[Records drawn from a dataset]
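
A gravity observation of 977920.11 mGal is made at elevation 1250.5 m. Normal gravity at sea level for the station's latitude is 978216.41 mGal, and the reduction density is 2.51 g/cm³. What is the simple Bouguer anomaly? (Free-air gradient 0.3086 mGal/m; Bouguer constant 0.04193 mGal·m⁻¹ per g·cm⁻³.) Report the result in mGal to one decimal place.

-42.0

Free-air correction = 0.3086 × 1250.5 = 385.90 mGal
Free-air anomaly = 977920.11 − 978216.41 + (385.90) = 89.60 mGal
Bouguer slab correction = 0.04193 × 2.51 × 1250.5 = 131.61 mGal
Simple Bouguer anomaly = 89.60 − (131.61) = -42.01 mGal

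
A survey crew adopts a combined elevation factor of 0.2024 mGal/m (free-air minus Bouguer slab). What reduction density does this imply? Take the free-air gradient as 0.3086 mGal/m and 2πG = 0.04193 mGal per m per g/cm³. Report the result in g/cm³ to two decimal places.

2.53

0.2024 = 0.3086 − 0.04193 × ρ
ρ = (0.3086 − 0.2024) / 0.04193 = 2.53 g/cm³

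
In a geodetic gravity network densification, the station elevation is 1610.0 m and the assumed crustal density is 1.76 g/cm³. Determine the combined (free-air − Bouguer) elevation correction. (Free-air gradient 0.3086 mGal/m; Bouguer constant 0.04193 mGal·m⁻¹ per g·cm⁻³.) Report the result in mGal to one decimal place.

Combined gradient = 0.3086 − 0.04193 × 1.76 = 0.2348032 mGal/m
Combined elevation correction = 0.2348032 × 1610.0 = 378.0 mGal

378.0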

» Task to complete:
Copy nothing except the lines from the one holding "In a geodetic" through the last line of the data above, and return them exactly.

» Answer to this problem:
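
In a geodetic gravity network densification, the station elevation is 1610.0 m and the assumed crustal density is 1.76 g/cm³. Determine the combined (free-air − Bouguer) elevation correction. (Free-air gradient 0.3086 mGal/m; Bouguer constant 0.04193 mGal·m⁻¹ per g·cm⁻³.) Report the result in mGal to one decimal place.

Combined gradient = 0.3086 − 0.04193 × 1.76 = 0.2348032 mGal/m
Combined elevation correction = 0.2348032 × 1610.0 = 378.0 mGal

378.0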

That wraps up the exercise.